** Opening DATASET ENTRIES block **

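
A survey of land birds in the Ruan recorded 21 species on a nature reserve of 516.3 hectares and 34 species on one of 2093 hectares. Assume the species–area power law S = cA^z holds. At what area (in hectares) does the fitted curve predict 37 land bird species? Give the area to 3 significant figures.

z = ln(34/21) / ln(2093/516.3) = 0.4818 / 1.3997 = 0.3443
c = 21 / 516.3^0.3443 = 21 / 8.589 = 2.445
A = (37/2.445)^(1/0.3443) ⇒ ln A = ln(15.13)/0.3443 = 7.8920
A = e^7.8920 ≈ 2676 hectares

2680 hectares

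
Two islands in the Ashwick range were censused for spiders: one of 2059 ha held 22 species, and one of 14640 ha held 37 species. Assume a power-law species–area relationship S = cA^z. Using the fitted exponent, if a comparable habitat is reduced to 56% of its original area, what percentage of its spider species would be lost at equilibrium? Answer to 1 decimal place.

14.2%

z = ln(37/22) / ln(14640/2059) = 0.5199 / 1.9615 = 0.2650
S_new/S_old = (A_new/A_old)^z = 0.56^0.2650 = exp(0.2650 × -0.5798) = 0.8576
Fraction lost = 1 − 0.8576 = 0.1424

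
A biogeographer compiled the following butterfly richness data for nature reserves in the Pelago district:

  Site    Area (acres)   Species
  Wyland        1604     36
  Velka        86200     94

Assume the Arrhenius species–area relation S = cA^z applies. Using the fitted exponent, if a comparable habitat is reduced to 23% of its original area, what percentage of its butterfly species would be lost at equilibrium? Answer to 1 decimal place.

29.8%

z = ln(94/36) / ln(86200/1604) = 0.9598 / 3.9842 = 0.2409
S_new/S_old = (A_new/A_old)^z = 0.23^0.2409 = exp(0.2409 × -1.4697) = 0.7018
Fraction lost = 1 − 0.7018 = 0.2982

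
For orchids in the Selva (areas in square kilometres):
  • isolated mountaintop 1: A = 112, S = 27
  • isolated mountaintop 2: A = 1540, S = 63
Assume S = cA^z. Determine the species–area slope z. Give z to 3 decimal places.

Taking logs: ln S = ln c + z ln A, so z = (ln S₂ − ln S₁)/(ln A₂ − ln A₁).
z = ln(63/27) / ln(1540/112) = ln(2.333) / ln(13.75) = 0.8473 / 2.6210 = 0.3233

0.323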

** Closing DATASET ENTRIES block **

EXERCISE: Scan the entries and show every line in which the word "mountaintop" is found.

PROBLEM SOLUTION:
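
  • isolated mountaintop 1: A = 112, S = 27
  • isolated mountaintop 2: A = 1540, S = 63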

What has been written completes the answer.